= SOURCE DATA =
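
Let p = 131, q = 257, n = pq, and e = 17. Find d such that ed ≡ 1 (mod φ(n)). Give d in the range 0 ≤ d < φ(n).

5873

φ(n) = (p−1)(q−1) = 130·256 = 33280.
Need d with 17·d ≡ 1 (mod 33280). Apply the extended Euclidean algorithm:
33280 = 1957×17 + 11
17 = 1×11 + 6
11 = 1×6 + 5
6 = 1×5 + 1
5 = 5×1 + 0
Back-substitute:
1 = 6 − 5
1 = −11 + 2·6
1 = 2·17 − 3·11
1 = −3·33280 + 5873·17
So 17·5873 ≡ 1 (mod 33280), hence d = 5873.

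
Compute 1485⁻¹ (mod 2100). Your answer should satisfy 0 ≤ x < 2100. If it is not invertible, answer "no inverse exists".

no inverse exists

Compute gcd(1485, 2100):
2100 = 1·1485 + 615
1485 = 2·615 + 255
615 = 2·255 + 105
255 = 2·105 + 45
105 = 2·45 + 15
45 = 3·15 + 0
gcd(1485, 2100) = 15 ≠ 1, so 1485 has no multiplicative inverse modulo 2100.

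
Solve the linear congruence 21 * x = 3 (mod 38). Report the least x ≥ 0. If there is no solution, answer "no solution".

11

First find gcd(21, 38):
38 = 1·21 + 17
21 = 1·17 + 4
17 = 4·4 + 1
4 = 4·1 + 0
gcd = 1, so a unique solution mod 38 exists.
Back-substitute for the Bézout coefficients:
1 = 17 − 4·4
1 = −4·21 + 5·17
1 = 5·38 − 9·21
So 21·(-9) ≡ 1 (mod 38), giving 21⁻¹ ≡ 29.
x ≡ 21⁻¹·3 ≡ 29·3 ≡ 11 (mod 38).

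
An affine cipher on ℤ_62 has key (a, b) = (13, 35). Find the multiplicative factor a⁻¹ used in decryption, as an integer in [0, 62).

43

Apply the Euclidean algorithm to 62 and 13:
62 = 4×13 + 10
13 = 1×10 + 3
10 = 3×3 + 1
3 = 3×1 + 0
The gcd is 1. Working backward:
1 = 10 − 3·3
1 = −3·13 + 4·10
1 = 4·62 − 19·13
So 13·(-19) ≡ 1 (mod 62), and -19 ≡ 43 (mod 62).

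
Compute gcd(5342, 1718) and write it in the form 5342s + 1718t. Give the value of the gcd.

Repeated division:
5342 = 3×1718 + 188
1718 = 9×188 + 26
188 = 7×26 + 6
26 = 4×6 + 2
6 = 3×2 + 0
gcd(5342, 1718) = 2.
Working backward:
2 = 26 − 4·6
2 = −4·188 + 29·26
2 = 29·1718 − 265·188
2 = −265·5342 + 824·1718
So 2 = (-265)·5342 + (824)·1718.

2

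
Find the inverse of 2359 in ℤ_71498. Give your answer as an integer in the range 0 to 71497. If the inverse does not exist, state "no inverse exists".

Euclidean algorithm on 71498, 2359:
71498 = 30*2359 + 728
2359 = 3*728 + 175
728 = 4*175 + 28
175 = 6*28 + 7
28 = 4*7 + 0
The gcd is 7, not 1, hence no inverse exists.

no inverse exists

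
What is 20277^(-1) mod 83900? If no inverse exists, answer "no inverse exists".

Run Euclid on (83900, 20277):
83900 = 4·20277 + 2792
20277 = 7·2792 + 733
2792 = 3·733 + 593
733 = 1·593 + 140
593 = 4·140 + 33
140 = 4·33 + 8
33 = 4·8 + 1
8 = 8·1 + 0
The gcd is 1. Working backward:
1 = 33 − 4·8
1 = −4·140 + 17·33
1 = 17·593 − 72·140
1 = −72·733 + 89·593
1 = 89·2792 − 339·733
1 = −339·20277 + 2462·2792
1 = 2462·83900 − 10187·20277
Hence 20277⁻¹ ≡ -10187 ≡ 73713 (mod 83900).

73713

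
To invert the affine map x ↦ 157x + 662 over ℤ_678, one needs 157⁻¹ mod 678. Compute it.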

= EXERCISE INSTRUCTIONS =
Each entry above should be repeated exactly, with no line left out.

= TASK RESULT =
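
Let p = 131, q = 257, n = pq, and e = 17. Find d such that ed ≡ 1 (mod φ(n)). Give d in the range 0 ≤ d < φ(n).

5873

φ(n) = (p−1)(q−1) = 130·256 = 33280.
Need d with 17·d ≡ 1 (mod 33280). Apply the extended Euclidean algorithm:
33280 = 1957×17 + 11
17 = 1×11 + 6
11 = 1×6 + 5
6 = 1×5 + 1
5 = 5×1 + 0
Back-substitute:
1 = 6 − 5
1 = −11 + 2·6
1 = 2·17 − 3·11
1 = −3·33280 + 5873·17
So 17·5873 ≡ 1 (mod 33280), hence d = 5873.

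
Compute 1485⁻¹ (mod 2100). Your answer should satisfy 0 ≤ x < 2100. If it is not invertible, answer "no inverse exists".

no inverse exists

Compute gcd(1485, 2100):
2100 = 1·1485 + 615
1485 = 2·615 + 255
615 = 2·255 + 105
255 = 2·105 + 45
105 = 2·45 + 15
45 = 3·15 + 0
gcd(1485, 2100) = 15 ≠ 1, so 1485 has no multiplicative inverse modulo 2100.

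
Solve the linear congruence 21 * x = 3 (mod 38). Report the least x ≥ 0. If there is no solution, answer "no solution".

11

First find gcd(21, 38):
38 = 1·21 + 17
21 = 1·17 + 4
17 = 4·4 + 1
4 = 4·1 + 0
gcd = 1, so a unique solution mod 38 exists.
Back-substitute for the Bézout coefficients:
1 = 17 − 4·4
1 = −4·21 + 5·17
1 = 5·38 − 9·21
So 21·(-9) ≡ 1 (mod 38), giving 21⁻¹ ≡ 29.
x ≡ 21⁻¹·3 ≡ 29·3 ≡ 11 (mod 38).

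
An affine cipher on ℤ_62 has key (a, b) = (13, 35). Find the multiplicative factor a⁻¹ used in decryption, as an integer in [0, 62).

43

Apply the Euclidean algorithm to 62 and 13:
62 = 4×13 + 10
13 = 1×10 + 3
10 = 3×3 + 1
3 = 3×1 + 0
The gcd is 1. Working backward:
1 = 10 − 3·3
1 = −3·13 + 4·10
1 = 4·62 − 19·13
So 13·(-19) ≡ 1 (mod 62), and -19 ≡ 43 (mod 62).

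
Compute gcd(5342, 1718) and write it in the form 5342s + 1718t. Give the value of the gcd.

Repeated division:
5342 = 3×1718 + 188
1718 = 9×188 + 26
188 = 7×26 + 6
26 = 4×6 + 2
6 = 3×2 + 0
gcd(5342, 1718) = 2.
Working backward:
2 = 26 − 4·6
2 = −4·188 + 29·26
2 = 29·1718 − 265·188
2 = −265·5342 + 824·1718
So 2 = (-265)·5342 + (824)·1718.

2

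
Find the inverse of 2359 in ℤ_71498. Give your answer as an integer in the range 0 to 71497. If the inverse does not exist, state "no inverse exists".

Euclidean algorithm on 71498, 2359:
71498 = 30*2359 + 728
2359 = 3*728 + 175
728 = 4*175 + 28
175 = 6*28 + 7
28 = 4*7 + 0
The gcd is 7, not 1, hence no inverse exists.

no inverse exists

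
What is 20277^(-1) mod 83900? If no inverse exists, answer "no inverse exists".

Run Euclid on (83900, 20277):
83900 = 4·20277 + 2792
20277 = 7·2792 + 733
2792 = 3·733 + 593
733 = 1·593 + 140
593 = 4·140 + 33
140 = 4·33 + 8
33 = 4·8 + 1
8 = 8·1 + 0
The gcd is 1. Working backward:
1 = 33 − 4·8
1 = −4·140 + 17·33
1 = 17·593 − 72·140
1 = −72·733 + 89·593
1 = 89·2792 − 339·733
1 = −339·20277 + 2462·2792
1 = 2462·83900 − 10187·20277
Hence 20277⁻¹ ≡ -10187 ≡ 73713 (mod 83900).

73713

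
To invert the affine map x ↦ 157x + 662 over ℤ_678, one needs 157⁻¹ mod 678. Compute it.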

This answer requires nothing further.